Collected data
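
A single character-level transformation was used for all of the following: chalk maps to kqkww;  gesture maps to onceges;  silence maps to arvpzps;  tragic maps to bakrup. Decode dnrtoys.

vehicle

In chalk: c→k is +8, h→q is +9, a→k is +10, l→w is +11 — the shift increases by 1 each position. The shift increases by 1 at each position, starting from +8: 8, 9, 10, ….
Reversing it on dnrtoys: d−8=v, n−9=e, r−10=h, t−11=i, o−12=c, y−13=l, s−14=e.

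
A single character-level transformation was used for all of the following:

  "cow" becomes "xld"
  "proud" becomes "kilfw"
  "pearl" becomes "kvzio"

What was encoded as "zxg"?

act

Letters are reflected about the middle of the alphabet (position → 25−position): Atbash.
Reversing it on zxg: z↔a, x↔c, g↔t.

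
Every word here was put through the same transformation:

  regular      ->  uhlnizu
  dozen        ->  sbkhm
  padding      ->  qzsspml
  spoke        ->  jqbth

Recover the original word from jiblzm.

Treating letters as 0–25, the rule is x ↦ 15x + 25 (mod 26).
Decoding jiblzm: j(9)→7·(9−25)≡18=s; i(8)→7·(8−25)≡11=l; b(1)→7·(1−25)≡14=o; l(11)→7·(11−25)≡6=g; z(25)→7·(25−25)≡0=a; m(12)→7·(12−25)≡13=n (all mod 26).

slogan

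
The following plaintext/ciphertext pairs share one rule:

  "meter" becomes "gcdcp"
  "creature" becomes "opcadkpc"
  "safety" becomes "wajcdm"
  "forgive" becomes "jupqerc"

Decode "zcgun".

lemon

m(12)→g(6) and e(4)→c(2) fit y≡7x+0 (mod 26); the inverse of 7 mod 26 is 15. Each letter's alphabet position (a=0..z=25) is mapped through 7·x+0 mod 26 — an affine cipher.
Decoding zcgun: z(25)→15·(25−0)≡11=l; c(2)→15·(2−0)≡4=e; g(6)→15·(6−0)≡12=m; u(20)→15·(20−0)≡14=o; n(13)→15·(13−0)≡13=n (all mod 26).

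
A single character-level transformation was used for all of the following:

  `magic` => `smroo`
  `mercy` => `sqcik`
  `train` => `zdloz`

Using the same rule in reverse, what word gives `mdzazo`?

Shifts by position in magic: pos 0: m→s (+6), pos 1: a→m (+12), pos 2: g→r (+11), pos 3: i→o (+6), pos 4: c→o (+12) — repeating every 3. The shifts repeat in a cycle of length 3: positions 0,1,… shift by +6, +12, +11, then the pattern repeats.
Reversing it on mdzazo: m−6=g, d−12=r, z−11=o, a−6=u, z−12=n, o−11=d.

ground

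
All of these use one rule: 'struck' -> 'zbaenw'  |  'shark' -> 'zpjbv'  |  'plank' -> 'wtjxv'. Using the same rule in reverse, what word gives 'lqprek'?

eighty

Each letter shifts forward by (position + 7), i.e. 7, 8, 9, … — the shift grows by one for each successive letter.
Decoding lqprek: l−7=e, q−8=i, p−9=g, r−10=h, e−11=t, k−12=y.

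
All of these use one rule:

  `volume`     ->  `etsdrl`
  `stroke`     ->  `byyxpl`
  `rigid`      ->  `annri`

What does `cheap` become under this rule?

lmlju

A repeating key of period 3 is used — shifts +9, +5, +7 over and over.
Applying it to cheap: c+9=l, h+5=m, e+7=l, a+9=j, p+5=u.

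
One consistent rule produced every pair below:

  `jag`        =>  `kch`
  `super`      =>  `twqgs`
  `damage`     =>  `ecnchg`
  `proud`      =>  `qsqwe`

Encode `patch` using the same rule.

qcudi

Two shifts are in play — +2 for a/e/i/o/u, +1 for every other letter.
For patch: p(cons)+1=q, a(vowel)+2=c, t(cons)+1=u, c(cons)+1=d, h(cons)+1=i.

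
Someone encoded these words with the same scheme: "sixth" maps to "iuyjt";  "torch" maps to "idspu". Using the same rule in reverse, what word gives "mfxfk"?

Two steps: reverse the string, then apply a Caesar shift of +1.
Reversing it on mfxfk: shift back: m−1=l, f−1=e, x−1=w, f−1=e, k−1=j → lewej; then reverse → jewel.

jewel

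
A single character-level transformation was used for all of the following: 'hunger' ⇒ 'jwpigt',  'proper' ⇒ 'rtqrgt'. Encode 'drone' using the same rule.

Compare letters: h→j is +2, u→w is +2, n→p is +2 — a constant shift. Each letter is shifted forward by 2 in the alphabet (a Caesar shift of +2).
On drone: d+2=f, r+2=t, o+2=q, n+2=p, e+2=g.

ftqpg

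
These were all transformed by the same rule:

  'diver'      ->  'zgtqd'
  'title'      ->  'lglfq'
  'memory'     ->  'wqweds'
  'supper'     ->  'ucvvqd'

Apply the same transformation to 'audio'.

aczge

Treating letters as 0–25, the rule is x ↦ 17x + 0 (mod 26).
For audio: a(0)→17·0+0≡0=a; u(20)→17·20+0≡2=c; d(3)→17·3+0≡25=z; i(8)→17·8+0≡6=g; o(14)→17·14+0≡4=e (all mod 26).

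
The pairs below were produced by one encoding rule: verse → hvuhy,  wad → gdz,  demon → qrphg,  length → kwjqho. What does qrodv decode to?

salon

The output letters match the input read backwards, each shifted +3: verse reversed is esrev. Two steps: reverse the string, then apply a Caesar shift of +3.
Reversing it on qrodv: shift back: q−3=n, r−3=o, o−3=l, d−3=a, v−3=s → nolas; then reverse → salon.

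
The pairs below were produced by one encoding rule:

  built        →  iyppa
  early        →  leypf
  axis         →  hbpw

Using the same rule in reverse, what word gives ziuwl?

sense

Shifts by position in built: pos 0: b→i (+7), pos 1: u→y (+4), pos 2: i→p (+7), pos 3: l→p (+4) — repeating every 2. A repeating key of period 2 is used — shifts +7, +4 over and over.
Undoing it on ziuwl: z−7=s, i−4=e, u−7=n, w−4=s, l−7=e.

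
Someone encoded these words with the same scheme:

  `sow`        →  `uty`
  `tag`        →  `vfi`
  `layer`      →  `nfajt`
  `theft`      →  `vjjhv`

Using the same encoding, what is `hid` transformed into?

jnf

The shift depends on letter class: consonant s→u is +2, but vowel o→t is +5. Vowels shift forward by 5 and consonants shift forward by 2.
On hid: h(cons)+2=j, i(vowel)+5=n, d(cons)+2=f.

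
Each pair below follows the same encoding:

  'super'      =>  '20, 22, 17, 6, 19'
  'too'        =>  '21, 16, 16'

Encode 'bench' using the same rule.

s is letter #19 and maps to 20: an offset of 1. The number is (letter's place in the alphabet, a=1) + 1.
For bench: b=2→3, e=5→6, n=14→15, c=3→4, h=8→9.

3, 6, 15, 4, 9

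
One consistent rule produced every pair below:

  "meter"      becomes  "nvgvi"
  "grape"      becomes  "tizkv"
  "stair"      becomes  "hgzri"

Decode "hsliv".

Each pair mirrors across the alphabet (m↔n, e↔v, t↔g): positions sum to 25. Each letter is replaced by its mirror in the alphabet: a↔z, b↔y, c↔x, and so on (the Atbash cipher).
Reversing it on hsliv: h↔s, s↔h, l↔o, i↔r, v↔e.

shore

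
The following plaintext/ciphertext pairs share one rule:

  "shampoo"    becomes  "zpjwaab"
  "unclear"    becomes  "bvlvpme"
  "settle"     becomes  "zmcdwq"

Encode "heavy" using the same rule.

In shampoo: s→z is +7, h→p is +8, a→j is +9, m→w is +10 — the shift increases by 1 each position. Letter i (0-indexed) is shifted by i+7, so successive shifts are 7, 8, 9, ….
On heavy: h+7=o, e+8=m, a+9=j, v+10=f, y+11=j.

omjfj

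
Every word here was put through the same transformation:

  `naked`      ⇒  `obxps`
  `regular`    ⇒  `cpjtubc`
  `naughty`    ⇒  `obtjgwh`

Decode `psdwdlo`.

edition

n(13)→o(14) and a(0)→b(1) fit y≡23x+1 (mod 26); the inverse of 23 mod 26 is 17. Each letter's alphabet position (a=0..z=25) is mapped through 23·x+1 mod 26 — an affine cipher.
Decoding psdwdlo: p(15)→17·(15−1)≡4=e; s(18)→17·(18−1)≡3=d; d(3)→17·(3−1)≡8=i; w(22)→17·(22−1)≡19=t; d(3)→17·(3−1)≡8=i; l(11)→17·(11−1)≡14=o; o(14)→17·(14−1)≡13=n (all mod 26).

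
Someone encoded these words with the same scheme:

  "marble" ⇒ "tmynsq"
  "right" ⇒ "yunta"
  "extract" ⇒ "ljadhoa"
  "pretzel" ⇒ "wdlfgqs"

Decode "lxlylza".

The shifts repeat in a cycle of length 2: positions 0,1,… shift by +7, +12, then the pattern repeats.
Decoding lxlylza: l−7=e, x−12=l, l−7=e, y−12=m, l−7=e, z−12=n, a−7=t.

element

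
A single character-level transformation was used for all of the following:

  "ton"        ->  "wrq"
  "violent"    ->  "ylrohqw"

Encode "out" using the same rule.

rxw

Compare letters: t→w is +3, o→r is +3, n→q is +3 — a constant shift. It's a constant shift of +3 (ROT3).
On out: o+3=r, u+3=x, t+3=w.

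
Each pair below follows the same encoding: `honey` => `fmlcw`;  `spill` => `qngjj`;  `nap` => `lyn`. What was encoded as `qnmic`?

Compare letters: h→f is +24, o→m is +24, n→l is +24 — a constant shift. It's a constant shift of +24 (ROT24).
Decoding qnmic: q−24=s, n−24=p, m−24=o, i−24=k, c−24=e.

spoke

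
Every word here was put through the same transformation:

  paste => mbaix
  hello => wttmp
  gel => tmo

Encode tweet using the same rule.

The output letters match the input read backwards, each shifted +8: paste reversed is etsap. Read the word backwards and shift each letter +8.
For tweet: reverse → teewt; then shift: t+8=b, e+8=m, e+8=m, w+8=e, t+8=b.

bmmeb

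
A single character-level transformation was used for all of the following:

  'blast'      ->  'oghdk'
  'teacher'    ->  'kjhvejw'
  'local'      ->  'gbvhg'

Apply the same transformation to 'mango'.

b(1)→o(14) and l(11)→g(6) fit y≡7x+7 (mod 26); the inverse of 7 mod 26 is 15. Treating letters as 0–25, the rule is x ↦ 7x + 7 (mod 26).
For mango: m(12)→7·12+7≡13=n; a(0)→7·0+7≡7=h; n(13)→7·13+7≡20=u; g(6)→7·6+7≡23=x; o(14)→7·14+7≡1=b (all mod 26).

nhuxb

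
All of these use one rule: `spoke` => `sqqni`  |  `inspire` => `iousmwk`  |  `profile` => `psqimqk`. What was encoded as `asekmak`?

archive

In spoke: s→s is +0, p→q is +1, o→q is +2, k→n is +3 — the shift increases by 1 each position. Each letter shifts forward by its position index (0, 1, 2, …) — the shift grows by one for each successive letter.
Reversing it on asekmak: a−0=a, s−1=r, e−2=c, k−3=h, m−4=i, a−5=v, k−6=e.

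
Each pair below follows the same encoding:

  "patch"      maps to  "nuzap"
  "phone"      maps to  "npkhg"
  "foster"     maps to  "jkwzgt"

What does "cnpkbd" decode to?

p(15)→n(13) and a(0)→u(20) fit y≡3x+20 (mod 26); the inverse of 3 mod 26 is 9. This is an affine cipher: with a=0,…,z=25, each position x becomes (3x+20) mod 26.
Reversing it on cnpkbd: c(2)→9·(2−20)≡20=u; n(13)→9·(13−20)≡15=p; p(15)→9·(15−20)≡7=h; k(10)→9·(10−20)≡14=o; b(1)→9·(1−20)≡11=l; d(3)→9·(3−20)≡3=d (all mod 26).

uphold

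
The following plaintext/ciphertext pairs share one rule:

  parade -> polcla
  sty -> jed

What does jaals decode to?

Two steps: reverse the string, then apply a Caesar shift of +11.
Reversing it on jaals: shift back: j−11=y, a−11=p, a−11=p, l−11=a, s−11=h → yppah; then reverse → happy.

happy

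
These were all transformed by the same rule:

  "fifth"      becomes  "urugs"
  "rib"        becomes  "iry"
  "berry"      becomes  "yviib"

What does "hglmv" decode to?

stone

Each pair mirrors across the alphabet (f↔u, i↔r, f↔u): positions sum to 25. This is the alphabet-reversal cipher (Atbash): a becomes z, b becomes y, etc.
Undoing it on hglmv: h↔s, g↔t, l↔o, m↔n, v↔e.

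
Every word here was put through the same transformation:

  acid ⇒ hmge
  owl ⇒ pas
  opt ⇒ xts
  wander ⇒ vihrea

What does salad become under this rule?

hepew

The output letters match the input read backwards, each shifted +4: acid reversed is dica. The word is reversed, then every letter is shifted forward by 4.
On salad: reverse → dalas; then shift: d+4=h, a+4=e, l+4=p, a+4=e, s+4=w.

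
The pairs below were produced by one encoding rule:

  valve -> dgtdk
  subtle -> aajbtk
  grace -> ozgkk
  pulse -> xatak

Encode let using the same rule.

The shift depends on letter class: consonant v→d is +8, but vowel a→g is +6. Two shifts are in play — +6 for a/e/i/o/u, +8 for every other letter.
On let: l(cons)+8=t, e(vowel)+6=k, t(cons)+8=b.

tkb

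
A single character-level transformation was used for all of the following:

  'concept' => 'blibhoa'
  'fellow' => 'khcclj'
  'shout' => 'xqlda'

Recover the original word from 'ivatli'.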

What is being asked
Within the records above, determine the number of lines that hold the word "meter" and return only that value.

Response for this exercise
2